■ Instructions for the task
Begin with the line containing "of position 30." and copy every line after it to the end of the entries, exactly, leaving out the lines before it.

(Stored dataset items)

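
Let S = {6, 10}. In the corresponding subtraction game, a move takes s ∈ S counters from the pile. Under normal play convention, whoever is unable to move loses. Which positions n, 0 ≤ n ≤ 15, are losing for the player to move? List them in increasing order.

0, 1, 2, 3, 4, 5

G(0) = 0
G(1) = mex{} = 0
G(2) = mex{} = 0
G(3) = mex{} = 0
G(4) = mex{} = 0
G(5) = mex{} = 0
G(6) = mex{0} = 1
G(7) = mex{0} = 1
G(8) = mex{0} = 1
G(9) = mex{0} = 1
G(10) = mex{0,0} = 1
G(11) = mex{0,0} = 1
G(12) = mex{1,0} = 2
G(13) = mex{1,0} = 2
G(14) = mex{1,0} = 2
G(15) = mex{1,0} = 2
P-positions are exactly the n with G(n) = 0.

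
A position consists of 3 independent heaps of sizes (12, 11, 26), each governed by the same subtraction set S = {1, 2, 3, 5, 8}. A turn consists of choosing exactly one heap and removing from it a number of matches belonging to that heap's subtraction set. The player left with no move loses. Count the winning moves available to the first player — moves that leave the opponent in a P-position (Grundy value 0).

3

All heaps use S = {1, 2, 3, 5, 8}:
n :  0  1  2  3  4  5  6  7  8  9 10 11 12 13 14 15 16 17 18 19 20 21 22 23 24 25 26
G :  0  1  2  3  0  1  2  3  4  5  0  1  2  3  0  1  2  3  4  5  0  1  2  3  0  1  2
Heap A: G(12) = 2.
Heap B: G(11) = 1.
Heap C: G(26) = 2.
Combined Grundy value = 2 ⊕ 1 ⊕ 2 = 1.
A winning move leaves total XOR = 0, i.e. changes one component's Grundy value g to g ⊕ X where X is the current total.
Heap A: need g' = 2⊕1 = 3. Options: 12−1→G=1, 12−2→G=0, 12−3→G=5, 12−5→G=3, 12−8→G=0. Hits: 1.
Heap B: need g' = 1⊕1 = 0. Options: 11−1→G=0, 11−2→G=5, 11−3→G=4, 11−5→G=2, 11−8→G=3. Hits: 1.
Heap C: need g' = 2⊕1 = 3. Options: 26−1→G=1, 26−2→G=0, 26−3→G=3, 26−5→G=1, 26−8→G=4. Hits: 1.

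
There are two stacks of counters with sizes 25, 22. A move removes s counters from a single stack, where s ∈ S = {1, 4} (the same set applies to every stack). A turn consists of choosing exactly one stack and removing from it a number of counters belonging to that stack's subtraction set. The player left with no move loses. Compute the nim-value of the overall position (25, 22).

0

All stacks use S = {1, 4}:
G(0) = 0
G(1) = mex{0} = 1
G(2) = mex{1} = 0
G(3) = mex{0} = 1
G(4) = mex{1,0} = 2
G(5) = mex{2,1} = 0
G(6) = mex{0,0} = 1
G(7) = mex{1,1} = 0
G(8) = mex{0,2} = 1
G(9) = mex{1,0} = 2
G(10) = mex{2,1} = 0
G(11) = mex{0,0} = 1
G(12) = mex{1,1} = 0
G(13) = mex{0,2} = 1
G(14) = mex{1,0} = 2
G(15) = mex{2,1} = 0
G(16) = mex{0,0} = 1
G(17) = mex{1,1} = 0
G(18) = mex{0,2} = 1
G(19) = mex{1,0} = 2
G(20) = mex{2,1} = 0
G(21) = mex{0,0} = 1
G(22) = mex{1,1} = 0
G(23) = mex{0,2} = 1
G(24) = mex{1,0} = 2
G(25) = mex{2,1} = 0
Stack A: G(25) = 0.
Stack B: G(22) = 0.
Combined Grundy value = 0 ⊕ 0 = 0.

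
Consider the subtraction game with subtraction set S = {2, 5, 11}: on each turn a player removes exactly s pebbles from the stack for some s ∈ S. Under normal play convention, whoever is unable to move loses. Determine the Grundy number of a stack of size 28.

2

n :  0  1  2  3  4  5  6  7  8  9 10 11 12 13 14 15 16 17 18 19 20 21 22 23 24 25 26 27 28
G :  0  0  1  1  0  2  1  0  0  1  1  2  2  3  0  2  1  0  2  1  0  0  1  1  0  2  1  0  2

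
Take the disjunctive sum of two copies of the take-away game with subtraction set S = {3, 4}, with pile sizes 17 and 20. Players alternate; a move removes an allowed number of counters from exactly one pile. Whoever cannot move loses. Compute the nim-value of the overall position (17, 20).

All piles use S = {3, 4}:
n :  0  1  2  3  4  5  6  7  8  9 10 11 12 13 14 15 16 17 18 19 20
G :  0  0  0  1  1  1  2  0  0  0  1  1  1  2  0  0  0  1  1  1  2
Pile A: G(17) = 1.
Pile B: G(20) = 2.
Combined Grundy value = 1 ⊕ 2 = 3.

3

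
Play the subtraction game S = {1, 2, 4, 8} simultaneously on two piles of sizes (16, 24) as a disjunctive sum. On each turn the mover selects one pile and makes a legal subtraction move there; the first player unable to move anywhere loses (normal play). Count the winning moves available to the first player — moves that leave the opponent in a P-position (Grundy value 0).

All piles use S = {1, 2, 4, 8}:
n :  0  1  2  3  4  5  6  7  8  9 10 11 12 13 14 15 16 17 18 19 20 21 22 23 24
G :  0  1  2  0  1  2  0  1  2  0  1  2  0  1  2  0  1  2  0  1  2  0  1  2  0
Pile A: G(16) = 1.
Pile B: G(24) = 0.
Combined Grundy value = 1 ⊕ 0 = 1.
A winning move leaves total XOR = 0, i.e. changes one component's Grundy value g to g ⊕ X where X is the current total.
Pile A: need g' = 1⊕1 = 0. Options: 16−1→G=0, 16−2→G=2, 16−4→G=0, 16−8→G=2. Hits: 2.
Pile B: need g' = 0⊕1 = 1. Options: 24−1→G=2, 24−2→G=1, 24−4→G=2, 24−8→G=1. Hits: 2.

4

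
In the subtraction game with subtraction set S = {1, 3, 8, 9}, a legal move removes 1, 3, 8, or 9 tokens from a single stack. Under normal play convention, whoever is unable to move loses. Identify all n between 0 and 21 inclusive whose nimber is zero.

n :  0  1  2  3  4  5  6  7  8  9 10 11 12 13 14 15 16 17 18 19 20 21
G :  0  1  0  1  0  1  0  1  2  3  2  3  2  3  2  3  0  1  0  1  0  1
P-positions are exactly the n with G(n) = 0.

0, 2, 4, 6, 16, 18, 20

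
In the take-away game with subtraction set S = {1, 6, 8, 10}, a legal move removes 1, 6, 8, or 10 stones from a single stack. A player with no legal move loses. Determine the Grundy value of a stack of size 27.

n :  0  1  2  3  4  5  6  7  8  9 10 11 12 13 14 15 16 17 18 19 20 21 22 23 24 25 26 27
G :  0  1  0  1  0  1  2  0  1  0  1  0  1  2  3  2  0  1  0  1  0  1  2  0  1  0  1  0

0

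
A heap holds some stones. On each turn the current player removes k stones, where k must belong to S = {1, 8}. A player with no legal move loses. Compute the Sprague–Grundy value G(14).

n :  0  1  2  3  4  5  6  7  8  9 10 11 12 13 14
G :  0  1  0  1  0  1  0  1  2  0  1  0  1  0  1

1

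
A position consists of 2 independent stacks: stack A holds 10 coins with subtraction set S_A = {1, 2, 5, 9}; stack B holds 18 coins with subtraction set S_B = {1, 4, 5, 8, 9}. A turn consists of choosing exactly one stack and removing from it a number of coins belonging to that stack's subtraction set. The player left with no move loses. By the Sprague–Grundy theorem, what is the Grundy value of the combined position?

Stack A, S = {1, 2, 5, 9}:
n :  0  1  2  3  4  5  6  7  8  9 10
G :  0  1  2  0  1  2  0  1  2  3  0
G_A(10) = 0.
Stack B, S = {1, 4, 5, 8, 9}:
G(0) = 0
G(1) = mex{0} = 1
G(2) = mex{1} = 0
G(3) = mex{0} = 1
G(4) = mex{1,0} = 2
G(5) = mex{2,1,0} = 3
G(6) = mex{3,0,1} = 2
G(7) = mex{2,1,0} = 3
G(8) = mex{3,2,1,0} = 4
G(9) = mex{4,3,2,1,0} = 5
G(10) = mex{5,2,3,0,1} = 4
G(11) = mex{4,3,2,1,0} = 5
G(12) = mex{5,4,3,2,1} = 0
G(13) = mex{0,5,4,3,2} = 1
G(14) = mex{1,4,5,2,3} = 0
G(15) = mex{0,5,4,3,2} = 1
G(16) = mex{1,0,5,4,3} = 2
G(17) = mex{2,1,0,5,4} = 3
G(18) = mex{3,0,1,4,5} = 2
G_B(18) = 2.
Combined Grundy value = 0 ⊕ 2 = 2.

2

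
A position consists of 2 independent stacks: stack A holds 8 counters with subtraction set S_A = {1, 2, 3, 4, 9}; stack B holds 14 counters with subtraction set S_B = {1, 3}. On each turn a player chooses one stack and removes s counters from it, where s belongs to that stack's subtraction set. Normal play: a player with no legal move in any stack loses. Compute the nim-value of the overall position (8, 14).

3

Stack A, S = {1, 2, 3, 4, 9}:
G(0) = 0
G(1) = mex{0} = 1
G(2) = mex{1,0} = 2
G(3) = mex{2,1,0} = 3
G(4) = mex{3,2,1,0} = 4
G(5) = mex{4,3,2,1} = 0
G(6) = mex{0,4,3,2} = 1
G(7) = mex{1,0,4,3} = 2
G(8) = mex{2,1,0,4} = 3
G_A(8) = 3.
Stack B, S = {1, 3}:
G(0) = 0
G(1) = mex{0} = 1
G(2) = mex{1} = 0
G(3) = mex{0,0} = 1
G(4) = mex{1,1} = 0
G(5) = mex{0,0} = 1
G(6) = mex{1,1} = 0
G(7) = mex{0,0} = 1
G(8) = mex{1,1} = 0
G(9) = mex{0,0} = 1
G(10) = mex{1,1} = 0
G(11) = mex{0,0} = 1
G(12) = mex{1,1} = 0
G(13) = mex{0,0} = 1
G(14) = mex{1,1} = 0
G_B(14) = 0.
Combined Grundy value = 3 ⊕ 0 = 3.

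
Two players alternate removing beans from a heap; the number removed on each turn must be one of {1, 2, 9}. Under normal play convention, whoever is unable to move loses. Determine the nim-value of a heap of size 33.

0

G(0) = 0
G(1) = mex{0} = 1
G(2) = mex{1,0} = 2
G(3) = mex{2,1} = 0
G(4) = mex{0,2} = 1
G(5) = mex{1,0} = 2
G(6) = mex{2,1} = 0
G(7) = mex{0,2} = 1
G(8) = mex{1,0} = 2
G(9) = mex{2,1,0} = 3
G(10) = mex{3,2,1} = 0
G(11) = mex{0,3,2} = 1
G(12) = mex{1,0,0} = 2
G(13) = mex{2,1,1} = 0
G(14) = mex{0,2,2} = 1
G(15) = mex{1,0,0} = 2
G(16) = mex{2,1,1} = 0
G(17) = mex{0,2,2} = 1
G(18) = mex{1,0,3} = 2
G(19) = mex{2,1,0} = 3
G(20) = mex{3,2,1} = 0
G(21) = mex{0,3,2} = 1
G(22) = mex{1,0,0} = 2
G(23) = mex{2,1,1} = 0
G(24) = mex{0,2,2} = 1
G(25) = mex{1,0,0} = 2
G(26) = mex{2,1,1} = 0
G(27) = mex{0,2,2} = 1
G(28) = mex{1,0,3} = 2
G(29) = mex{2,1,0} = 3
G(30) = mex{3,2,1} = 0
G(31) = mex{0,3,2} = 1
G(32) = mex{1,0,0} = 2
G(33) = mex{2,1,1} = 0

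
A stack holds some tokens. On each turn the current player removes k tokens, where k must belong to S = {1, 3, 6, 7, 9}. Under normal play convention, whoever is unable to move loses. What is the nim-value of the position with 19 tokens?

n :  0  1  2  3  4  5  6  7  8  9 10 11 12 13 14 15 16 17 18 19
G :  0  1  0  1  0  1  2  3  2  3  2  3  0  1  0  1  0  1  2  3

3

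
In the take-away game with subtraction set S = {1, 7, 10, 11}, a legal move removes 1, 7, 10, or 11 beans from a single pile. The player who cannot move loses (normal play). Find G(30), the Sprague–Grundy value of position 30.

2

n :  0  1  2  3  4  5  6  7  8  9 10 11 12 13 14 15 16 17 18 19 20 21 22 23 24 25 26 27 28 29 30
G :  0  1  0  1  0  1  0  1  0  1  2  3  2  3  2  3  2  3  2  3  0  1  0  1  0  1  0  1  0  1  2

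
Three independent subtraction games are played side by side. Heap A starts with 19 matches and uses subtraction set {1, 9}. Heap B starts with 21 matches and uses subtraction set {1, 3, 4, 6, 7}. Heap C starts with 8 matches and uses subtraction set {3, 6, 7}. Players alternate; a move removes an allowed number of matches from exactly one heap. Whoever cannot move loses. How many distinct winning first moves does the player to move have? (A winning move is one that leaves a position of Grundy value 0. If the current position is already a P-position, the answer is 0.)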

■ Exercise answer
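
In the take-away game with subtraction set S = {1, 7, 10, 11}, a legal move removes 1, 7, 10, or 11 beans from a single pile. The player who cannot move loses (normal play). Find G(30), the Sprague–Grundy value of position 30.

2

n :  0  1  2  3  4  5  6  7  8  9 10 11 12 13 14 15 16 17 18 19 20 21 22 23 24 25 26 27 28 29 30
G :  0  1  0  1  0  1  0  1  0  1  2  3  2  3  2  3  2  3  2  3  0  1  0  1  0  1  0  1  0  1  2

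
Three independent subtraction games are played side by side. Heap A starts with 19 matches and uses subtraction set {1, 9}. Heap B starts with 21 matches and uses subtraction set {1, 3, 4, 6, 7}. Heap C starts with 8 matches and uses subtraction set {3, 6, 7}. Players alternate; a move removes an allowed number of matches from exactly one heap. Whoever cannot move loses. How many distinct winning first moves does the player to move have? (A winning move is one that leaves a position of Grundy value 0. If the current position is already a P-position, the answer is 0.)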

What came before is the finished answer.